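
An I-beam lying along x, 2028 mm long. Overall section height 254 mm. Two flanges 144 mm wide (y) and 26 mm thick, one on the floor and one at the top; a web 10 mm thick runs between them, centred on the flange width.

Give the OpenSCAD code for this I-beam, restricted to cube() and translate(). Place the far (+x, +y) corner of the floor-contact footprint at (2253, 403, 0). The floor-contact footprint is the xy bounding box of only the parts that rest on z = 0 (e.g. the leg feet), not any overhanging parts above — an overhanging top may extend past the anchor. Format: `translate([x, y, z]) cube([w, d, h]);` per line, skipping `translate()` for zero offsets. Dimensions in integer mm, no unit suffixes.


translate([225, 259, 0]) cube([2028, 144, 26]);
translate([225, 326, 26]) cube([2028, 10, 202]);
translate([225, 259, 228]) cube([2028, 144, 26]);


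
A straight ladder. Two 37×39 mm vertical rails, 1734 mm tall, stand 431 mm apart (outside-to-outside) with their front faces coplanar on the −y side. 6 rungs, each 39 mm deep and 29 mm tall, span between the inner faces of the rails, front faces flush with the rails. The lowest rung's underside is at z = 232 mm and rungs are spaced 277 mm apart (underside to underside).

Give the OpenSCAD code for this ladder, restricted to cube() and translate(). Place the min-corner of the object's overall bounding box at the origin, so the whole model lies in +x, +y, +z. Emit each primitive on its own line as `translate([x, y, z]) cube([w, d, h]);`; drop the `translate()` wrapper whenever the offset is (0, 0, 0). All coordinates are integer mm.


// rung span = 431 - 2*37 = 357
// rung[k] z = 232 + k*277
cube([37, 39, 1734]);
translate([394, 0, 0]) cube([37, 39, 1734]);
translate([37, 0, 232]) cube([357, 39, 29]);
translate([37, 0, 509]) cube([357, 39, 29]);
translate([37, 0, 786]) cube([357, 39, 29]);
translate([37, 0, 1063]) cube([357, 39, 29]);
translate([37, 0, 1340]) cube([357, 39, 29]);
translate([37, 0, 1617]) cube([357, 39, 29]);


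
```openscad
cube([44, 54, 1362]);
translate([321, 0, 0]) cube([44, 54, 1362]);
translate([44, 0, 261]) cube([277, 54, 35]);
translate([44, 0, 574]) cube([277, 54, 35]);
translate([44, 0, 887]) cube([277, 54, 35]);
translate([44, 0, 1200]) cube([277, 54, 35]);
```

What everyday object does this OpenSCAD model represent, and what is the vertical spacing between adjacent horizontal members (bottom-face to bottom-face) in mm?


A ladder. The rung spacing is 313 mm.

Two tall 44×54 posts with 4 short bars between them — a ladder. Adjacent rungs sit at z = 261 and z = 574, so the spacing is 574 − 261 = 313 mm.


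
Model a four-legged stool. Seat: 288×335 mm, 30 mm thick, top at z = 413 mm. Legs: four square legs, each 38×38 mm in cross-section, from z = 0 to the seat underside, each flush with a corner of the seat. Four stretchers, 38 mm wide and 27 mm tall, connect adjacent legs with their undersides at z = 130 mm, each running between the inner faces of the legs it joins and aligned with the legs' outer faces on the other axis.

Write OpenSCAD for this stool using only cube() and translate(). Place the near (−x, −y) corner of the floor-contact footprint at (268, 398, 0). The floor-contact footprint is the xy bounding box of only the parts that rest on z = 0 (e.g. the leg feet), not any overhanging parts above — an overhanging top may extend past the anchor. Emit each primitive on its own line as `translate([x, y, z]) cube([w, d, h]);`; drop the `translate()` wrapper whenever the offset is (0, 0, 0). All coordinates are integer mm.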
^^^^^^^^^^^^^^^^
*TASK DETAILS*: From the data above, show each line that contains "section".

*THE ANSWER*:
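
An I-beam lying along x, 2028 mm long. Overall section height 254 mm. Two flanges 144 mm wide (y) and 26 mm thick, one on the floor and one at the top; a web 10 mm thick runs between them, centred on the flange width.
Model a four-legged stool. Seat: 288×335 mm, 30 mm thick, top at z = 413 mm. Legs: four square legs, each 38×38 mm in cross-section, from z = 0 to the seat underside, each flush with a corner of the seat. Four stretchers, 38 mm wide and 27 mm tall, connect adjacent legs with their undersides at z = 130 mm, each running between the inner faces of the legs it joins and aligned with the legs' outer faces on the other axis.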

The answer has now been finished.